WORK ITEM — Each entry should be written out again exactly, so that nothing is lost.

DATA —
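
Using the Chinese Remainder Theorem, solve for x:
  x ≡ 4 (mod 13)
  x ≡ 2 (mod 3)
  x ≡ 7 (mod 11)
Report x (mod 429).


Moduli 13, 3, 11 are pairwise coprime; by CRT there is a unique solution modulo M = 13 · 3 · 11 = 429.
Solve pairwise, accumulating the modulus:
  Start with x ≡ 4 (mod 13).
  Combine with x ≡ 2 (mod 3): since gcd(13, 3) = 1, we get a unique residue mod 39.
    Write x = 4 + 13·t and substitute into x ≡ 2 (mod 3): 13·t ≡ 2 − 4 = -2 (mod 3).
    Reduce coefficients mod 3: 1·t ≡ 1 (mod 3).
    So t ≡ 1 (mod 3).
    Then x = 4 + 13·1 = 17, valid modulo lcm(13, 3) = 39: x ≡ 17 (mod 39).
  Combine with x ≡ 7 (mod 11): since gcd(39, 11) = 1, we get a unique residue mod 429.
    Write x = 17 + 39·t and substitute into x ≡ 7 (mod 11): 39·t ≡ 7 − 17 = -10 (mod 11).
    Reduce coefficients mod 11: 6·t ≡ 1 (mod 11).
    The inverse of 6 mod 11 is 2 (since 6·2 = 12 = 1·11 + 1), so t ≡ 2·1 = 2 ≡ 2 (mod 11).
    Then x = 17 + 39·2 = 95, valid modulo lcm(39, 11) = 429: x ≡ 95 (mod 429).
Verify: 95 mod 13 = 4 ✓, 95 mod 3 = 2 ✓, 95 mod 11 = 7 ✓.

x ≡ 95 (mod 429).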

WRITTEN REPLY —
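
Using the Chinese Remainder Theorem, solve for x:
  x ≡ 4 (mod 13)
  x ≡ 2 (mod 3)
  x ≡ 7 (mod 11)
Report x (mod 429).


Moduli 13, 3, 11 are pairwise coprime; by CRT there is a unique solution modulo M = 13 · 3 · 11 = 429.
Solve pairwise, accumulating the modulus:
  Start with x ≡ 4 (mod 13).
  Combine with x ≡ 2 (mod 3): since gcd(13, 3) = 1, we get a unique residue mod 39.
    Write x = 4 + 13·t and substitute into x ≡ 2 (mod 3): 13·t ≡ 2 − 4 = -2 (mod 3).
    Reduce coefficients mod 3: 1·t ≡ 1 (mod 3).
    So t ≡ 1 (mod 3).
    Then x = 4 + 13·1 = 17, valid modulo lcm(13, 3) = 39: x ≡ 17 (mod 39).
  Combine with x ≡ 7 (mod 11): since gcd(39, 11) = 1, we get a unique residue mod 429.
    Write x = 17 + 39·t and substitute into x ≡ 7 (mod 11): 39·t ≡ 7 − 17 = -10 (mod 11).
    Reduce coefficients mod 11: 6·t ≡ 1 (mod 11).
    The inverse of 6 mod 11 is 2 (since 6·2 = 12 = 1·11 + 1), so t ≡ 2·1 = 2 ≡ 2 (mod 11).
    Then x = 17 + 39·2 = 95, valid modulo lcm(39, 11) = 429: x ≡ 95 (mod 429).
Verify: 95 mod 13 = 4 ✓, 95 mod 3 = 2 ✓, 95 mod 11 = 7 ✓.

x ≡ 95 (mod 429).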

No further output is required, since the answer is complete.